[Records contained in a dataset]
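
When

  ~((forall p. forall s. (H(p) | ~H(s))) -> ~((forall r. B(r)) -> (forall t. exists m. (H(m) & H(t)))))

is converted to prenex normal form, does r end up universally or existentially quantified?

existential

First replace A → B with ¬A ∨ B.
  ~(~(forall p. forall s. (H(p) | ~H(s))) | ~(~(forall r. B(r)) | (forall t. exists m. (H(m) & H(t)))))
Push ¬ through the quantifiers and connectives to reach negation normal form:
  (forall p. forall s. (H(p) | ~H(s))) & ((exists r. ~B(r)) | (forall t. exists m. (H(m) & H(t))))
Extract every quantifier outward, since the variables are now distinct and don't occur free across branches:
  forall p. forall s. exists r. forall t. exists m. ((H(p) | ~H(s)) & (~B(r) | H(m) & H(t)))
The quantifier forall r sits under an odd number of negations (counting the antecedent side of each →), so it flips to exists r.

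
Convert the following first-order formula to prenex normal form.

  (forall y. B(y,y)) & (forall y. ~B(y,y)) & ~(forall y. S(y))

forall y. forall z1. exists z. (B(y,y) & ~B(z1,z1) & ~S(z))

Push ¬ through the quantifiers and connectives to reach negation normal form:
  (forall y. B(y,y)) & (forall y. ~B(y,y)) & (exists y. ~S(y))
Rename bound variables to avoid capture: y↦z1, y↦z.
  (forall y. B(y,y)) & (forall z1. ~B(z1,z1)) & (exists z. ~S(z))
Finally move all quantifiers to the prefix:
  forall y. forall z1. exists z. (B(y,y) & ~B(z1,z1) & ~S(z))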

Instructions for the task:
From the data above, return every line from the line that has "-> (forall t. exists m. (H(m) & H(t)))))" up to and including the line that has "Convert the following", exactly.

Answer box:
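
  ~((forall p. forall s. (H(p) | ~H(s))) -> ~((forall r. B(r)) -> (forall t. exists m. (H(m) & H(t)))))

is converted to prenex normal form, does r end up universally or existentially quantified?

existential

First replace A → B with ¬A ∨ B.
  ~(~(forall p. forall s. (H(p) | ~H(s))) | ~(~(forall r. B(r)) | (forall t. exists m. (H(m) & H(t)))))
Push ¬ through the quantifiers and connectives to reach negation normal form:
  (forall p. forall s. (H(p) | ~H(s))) & ((exists r. ~B(r)) | (forall t. exists m. (H(m) & H(t))))
Extract every quantifier outward, since the variables are now distinct and don't occur free across branches:
  forall p. forall s. exists r. forall t. exists m. ((H(p) | ~H(s)) & (~B(r) | H(m) & H(t)))
The quantifier forall r sits under an odd number of negations (counting the antecedent side of each →), so it flips to exists r.

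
Convert the following first-order formula to prenex normal form.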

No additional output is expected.